Stored data entries

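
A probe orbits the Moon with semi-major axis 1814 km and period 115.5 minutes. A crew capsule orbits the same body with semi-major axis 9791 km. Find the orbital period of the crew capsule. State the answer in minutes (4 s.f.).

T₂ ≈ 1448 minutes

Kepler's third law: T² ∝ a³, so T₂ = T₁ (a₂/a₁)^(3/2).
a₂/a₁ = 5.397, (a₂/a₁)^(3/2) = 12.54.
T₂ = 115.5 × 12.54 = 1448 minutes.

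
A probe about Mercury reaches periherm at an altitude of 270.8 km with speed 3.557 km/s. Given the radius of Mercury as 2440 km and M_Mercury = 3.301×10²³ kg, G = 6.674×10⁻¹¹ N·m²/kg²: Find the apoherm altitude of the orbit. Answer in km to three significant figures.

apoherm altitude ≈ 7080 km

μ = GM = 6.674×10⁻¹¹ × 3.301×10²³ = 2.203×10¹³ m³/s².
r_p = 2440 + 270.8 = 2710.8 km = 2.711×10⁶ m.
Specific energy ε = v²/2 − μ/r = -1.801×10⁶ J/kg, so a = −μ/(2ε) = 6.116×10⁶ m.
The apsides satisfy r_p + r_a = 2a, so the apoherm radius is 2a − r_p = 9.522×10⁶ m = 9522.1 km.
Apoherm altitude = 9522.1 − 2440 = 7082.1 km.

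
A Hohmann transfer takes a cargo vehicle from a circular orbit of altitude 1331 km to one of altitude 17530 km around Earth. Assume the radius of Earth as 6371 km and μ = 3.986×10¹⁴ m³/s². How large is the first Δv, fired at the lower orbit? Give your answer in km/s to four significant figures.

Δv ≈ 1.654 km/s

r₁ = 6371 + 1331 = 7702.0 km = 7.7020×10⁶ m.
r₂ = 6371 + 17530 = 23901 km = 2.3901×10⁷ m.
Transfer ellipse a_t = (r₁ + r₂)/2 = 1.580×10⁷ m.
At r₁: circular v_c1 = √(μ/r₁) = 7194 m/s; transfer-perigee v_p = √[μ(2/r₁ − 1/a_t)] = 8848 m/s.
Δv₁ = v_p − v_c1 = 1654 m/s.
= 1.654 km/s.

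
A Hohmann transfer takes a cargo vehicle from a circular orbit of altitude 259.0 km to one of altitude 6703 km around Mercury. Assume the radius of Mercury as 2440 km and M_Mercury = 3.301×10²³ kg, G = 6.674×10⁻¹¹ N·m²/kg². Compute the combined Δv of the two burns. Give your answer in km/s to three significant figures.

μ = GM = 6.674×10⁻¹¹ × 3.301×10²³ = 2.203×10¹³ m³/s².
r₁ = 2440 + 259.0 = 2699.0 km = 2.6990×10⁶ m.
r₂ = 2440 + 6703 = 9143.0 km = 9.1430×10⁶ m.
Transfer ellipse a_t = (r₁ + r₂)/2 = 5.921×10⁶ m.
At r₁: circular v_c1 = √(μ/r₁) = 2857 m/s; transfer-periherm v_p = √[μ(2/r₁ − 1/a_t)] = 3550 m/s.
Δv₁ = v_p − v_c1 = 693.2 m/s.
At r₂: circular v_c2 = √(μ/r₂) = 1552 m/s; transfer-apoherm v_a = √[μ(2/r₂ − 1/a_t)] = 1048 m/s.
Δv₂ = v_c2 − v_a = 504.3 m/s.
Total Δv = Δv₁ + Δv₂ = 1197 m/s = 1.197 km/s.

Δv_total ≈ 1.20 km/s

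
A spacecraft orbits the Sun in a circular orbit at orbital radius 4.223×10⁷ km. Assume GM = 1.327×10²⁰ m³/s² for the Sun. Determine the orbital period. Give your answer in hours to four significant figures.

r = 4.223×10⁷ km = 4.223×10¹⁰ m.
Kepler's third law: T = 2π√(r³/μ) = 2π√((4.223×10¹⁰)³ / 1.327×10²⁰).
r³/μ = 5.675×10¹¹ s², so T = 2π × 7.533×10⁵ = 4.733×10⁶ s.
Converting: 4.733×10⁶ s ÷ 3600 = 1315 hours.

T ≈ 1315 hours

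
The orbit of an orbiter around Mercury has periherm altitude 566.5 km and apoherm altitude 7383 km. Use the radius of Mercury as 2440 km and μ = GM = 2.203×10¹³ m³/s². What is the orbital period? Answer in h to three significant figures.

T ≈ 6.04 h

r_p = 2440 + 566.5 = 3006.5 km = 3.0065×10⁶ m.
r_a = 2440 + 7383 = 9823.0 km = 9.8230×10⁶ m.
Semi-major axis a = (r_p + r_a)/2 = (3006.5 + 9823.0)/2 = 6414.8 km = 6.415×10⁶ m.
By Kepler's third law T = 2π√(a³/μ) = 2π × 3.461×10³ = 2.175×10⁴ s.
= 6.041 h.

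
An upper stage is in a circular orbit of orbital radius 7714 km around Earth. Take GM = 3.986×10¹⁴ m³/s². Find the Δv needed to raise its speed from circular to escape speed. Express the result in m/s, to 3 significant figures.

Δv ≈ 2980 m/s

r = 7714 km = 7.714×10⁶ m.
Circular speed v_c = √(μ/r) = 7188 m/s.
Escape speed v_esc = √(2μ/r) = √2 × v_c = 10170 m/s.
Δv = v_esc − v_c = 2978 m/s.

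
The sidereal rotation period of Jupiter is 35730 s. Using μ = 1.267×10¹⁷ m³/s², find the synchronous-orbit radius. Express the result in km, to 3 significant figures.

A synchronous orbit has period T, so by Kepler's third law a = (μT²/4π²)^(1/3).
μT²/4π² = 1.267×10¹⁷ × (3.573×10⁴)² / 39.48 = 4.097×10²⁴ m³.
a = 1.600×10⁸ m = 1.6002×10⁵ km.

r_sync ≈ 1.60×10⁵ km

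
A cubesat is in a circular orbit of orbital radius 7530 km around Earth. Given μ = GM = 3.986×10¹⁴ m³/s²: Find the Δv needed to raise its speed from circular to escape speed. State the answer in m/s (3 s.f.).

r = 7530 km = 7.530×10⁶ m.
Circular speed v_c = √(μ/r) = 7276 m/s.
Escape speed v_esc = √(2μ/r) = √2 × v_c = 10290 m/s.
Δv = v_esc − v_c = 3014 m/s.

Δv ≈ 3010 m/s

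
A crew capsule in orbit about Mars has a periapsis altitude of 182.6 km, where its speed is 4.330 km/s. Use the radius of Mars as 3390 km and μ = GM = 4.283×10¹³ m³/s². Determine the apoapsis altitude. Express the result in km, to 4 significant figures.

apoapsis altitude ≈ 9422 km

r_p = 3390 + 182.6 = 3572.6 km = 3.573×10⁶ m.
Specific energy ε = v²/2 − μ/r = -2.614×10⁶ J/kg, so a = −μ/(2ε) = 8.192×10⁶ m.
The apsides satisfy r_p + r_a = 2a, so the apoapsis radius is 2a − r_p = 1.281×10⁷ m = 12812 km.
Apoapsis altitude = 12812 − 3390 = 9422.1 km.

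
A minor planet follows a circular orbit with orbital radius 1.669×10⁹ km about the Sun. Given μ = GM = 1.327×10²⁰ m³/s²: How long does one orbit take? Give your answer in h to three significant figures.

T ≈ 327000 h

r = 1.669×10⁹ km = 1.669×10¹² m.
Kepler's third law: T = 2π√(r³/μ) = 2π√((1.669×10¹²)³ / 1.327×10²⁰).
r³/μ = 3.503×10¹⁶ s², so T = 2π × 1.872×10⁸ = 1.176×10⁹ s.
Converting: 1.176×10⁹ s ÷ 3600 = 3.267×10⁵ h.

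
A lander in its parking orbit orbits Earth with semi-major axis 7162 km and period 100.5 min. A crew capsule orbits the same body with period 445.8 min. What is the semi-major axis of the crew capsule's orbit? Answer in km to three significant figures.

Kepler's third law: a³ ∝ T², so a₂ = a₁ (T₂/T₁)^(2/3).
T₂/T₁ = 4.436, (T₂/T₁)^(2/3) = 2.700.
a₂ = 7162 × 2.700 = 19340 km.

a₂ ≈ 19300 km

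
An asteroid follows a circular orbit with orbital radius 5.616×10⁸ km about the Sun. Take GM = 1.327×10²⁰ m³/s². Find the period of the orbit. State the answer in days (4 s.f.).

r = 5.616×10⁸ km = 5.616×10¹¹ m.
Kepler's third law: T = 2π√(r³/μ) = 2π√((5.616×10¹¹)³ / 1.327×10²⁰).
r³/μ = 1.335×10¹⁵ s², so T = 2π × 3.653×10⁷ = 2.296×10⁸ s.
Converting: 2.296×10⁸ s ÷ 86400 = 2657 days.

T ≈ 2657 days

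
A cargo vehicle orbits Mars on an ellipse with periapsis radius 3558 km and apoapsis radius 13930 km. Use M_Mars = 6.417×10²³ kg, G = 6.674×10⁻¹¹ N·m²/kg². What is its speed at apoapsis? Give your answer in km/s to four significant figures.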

* _PROMPT_
Please retype, without any change, the line containing "A lander in" and every line after it to the end of the entries above, and only those.

* _ANSWER SECTION_
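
A lander in its parking orbit orbits Earth with semi-major axis 7162 km and period 100.5 min. A crew capsule orbits the same body with period 445.8 min. What is the semi-major axis of the crew capsule's orbit? Answer in km to three significant figures.

Kepler's third law: a³ ∝ T², so a₂ = a₁ (T₂/T₁)^(2/3).
T₂/T₁ = 4.436, (T₂/T₁)^(2/3) = 2.700.
a₂ = 7162 × 2.700 = 19340 km.

a₂ ≈ 19300 km

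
An asteroid follows a circular orbit with orbital radius 5.616×10⁸ km about the Sun. Take GM = 1.327×10²⁰ m³/s². Find the period of the orbit. State the answer in days (4 s.f.).

r = 5.616×10⁸ km = 5.616×10¹¹ m.
Kepler's third law: T = 2π√(r³/μ) = 2π√((5.616×10¹¹)³ / 1.327×10²⁰).
r³/μ = 1.335×10¹⁵ s², so T = 2π × 3.653×10⁷ = 2.296×10⁸ s.
Converting: 2.296×10⁸ s ÷ 86400 = 2657 days.

T ≈ 2657 days

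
A cargo vehicle orbits Mars on an ellipse with periapsis radius 3558 km and apoapsis radius 13930 km. Use M_Mars = 6.417×10²³ kg, G = 6.674×10⁻¹¹ N·m²/kg². What is its speed at apoapsis? Give your answer in km/s to four significant figures.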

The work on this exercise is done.